# [Task prompt]
Repeat exactly, and only, the lines of the material below from the one that contains "What is the present value of $277,460.02" through its final line.

# [The data]
★ ★ ★ ★ ★ ★ ★
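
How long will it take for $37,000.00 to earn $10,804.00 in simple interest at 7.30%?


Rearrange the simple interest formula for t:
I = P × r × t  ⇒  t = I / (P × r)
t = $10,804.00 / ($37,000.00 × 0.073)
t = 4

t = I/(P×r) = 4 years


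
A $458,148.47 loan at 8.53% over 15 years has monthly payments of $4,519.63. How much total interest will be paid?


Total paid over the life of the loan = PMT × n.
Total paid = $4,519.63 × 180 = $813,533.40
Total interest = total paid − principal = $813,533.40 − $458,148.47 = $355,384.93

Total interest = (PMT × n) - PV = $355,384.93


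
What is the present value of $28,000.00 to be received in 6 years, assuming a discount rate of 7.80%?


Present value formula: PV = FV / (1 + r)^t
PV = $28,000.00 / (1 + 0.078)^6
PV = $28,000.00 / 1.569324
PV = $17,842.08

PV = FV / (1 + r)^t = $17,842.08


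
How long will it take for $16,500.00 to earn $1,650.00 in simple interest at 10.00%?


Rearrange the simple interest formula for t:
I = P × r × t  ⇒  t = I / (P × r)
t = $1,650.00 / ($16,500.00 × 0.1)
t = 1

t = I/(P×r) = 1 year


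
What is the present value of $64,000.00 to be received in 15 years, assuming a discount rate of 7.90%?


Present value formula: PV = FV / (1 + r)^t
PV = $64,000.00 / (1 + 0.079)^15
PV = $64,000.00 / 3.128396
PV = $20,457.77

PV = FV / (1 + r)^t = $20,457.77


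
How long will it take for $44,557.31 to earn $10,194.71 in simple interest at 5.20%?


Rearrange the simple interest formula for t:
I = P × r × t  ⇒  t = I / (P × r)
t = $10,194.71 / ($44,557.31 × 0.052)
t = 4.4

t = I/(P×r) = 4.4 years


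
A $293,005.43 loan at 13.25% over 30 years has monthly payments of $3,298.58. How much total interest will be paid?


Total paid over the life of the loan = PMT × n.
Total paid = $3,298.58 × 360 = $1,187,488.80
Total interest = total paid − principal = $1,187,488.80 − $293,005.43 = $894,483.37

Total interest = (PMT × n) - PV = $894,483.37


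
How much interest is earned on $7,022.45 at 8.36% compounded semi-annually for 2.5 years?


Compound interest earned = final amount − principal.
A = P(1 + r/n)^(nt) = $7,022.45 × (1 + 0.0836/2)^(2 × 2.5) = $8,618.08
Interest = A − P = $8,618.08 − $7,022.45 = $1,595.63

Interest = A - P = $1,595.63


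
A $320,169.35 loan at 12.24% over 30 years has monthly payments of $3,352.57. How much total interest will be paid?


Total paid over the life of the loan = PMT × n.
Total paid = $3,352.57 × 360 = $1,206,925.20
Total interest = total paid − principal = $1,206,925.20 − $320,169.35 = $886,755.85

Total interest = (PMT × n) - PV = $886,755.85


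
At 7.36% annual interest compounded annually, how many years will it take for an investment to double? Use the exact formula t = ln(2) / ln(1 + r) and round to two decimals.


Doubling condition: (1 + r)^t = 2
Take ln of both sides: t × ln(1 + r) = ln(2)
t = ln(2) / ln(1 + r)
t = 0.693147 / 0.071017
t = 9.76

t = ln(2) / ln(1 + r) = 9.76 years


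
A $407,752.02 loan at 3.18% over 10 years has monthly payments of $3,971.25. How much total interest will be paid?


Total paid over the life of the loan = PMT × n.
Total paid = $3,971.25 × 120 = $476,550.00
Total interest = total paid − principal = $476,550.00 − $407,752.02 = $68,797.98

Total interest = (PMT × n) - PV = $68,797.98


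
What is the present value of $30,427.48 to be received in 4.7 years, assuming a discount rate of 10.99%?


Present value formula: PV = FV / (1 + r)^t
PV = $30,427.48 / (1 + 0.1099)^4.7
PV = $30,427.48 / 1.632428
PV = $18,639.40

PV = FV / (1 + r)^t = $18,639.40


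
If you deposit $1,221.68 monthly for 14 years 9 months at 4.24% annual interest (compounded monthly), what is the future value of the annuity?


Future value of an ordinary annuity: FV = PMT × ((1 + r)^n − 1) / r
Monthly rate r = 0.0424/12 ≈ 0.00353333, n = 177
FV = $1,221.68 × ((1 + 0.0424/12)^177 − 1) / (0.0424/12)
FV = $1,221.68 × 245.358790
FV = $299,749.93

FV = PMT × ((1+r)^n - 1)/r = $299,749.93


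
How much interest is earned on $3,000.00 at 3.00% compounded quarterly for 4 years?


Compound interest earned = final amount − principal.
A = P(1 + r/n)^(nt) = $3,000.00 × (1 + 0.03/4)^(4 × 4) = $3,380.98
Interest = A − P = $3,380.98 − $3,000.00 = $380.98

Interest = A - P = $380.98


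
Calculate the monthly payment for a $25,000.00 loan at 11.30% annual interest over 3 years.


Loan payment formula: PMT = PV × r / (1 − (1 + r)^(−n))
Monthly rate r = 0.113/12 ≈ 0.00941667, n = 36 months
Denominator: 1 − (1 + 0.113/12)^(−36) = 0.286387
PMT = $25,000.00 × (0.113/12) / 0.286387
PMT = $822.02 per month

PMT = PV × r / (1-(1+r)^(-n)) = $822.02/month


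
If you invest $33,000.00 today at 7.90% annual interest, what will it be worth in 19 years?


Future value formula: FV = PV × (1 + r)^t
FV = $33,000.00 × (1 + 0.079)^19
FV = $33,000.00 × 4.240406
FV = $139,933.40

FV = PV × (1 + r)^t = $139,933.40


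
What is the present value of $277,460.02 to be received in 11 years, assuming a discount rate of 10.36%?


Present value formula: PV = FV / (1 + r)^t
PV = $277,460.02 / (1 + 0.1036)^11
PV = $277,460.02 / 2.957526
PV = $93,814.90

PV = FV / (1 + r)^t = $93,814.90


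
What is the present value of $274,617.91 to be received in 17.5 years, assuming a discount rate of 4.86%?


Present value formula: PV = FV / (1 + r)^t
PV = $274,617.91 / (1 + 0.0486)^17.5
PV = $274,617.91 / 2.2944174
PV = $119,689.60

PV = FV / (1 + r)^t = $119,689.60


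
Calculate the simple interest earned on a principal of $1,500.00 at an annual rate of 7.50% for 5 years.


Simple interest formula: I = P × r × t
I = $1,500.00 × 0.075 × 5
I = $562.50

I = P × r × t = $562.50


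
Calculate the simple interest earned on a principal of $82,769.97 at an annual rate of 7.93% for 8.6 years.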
★ ★ ★ ★ ★ ★ ★
# [Reply]
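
What is the present value of $277,460.02 to be received in 11 years, assuming a discount rate of 10.36%?


Present value formula: PV = FV / (1 + r)^t
PV = $277,460.02 / (1 + 0.1036)^11
PV = $277,460.02 / 2.957526
PV = $93,814.90

PV = FV / (1 + r)^t = $93,814.90


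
What is the present value of $274,617.91 to be received in 17.5 years, assuming a discount rate of 4.86%?


Present value formula: PV = FV / (1 + r)^t
PV = $274,617.91 / (1 + 0.0486)^17.5
PV = $274,617.91 / 2.2944174
PV = $119,689.60

PV = FV / (1 + r)^t = $119,689.60


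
Calculate the simple interest earned on a principal of $1,500.00 at an annual rate of 7.50% for 5 years.


Simple interest formula: I = P × r × t
I = $1,500.00 × 0.075 × 5
I = $562.50

I = P × r × t = $562.50


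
Calculate the simple interest earned on a principal of $82,769.97 at an annual rate of 7.93% for 8.6 years.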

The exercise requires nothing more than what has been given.